Dataset records:
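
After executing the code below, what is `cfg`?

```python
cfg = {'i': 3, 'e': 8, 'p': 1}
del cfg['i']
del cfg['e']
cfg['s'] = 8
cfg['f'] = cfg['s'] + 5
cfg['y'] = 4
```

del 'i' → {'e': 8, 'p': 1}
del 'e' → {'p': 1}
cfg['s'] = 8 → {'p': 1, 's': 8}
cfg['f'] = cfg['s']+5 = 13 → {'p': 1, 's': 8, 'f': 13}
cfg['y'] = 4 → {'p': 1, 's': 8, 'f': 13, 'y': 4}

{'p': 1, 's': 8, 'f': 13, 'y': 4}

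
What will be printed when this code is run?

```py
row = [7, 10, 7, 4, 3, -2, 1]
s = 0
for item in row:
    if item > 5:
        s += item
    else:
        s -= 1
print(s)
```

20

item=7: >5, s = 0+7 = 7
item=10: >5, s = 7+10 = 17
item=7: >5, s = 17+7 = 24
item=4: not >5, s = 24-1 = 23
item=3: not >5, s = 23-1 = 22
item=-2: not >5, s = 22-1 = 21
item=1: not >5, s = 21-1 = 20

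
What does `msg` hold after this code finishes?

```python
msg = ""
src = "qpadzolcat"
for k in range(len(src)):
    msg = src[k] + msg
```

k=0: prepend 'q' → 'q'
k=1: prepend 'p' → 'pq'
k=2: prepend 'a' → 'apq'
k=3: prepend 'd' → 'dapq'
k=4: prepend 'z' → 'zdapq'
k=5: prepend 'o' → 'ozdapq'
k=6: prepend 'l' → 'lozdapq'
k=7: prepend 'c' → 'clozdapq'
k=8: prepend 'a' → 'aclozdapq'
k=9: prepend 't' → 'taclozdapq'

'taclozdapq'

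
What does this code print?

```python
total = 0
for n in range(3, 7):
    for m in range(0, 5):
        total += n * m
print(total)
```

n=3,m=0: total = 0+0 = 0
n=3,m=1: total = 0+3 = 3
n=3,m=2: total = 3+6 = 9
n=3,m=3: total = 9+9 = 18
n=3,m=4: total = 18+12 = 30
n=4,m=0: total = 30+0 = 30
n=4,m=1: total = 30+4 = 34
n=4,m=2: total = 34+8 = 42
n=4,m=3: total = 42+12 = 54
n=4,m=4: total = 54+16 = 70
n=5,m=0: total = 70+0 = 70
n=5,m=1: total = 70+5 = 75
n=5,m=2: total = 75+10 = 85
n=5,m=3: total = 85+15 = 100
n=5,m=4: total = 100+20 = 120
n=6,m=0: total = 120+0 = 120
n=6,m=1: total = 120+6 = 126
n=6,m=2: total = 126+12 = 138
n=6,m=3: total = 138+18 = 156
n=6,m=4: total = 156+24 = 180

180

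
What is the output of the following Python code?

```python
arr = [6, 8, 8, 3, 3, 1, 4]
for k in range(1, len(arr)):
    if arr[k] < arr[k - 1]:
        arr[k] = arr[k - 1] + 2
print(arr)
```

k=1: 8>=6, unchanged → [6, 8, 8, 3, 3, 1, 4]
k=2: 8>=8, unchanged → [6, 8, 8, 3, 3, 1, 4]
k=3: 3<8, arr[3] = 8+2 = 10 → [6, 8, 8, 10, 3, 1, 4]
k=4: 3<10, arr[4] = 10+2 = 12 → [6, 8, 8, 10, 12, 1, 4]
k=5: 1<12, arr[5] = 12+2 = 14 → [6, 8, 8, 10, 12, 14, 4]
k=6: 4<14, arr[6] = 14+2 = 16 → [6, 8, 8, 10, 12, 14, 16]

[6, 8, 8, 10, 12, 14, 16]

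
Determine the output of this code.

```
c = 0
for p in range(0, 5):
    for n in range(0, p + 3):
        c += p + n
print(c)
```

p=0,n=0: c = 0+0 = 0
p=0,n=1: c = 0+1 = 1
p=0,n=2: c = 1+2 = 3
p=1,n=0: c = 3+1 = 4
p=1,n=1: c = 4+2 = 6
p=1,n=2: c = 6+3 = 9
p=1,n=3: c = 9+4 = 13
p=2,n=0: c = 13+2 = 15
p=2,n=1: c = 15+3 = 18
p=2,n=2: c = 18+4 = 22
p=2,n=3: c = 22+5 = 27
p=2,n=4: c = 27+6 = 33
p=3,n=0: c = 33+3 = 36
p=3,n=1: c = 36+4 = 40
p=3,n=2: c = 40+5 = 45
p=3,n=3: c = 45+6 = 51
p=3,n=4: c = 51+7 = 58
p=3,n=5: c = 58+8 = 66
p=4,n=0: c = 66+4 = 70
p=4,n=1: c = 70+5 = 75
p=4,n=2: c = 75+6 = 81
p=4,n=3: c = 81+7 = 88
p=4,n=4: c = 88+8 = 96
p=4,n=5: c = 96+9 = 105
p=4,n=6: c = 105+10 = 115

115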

EXERCISE DESCRIPTION: Now copy each line of the entries that mentions "code".

SOLUTION TO THIS PROBLEM:
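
After executing the code below, what is `cfg`?
What will be printed when this code is run?
What does `msg` hold after this code finishes?
What does this code print?
What is the output of the following Python code?
Determine the output of this code.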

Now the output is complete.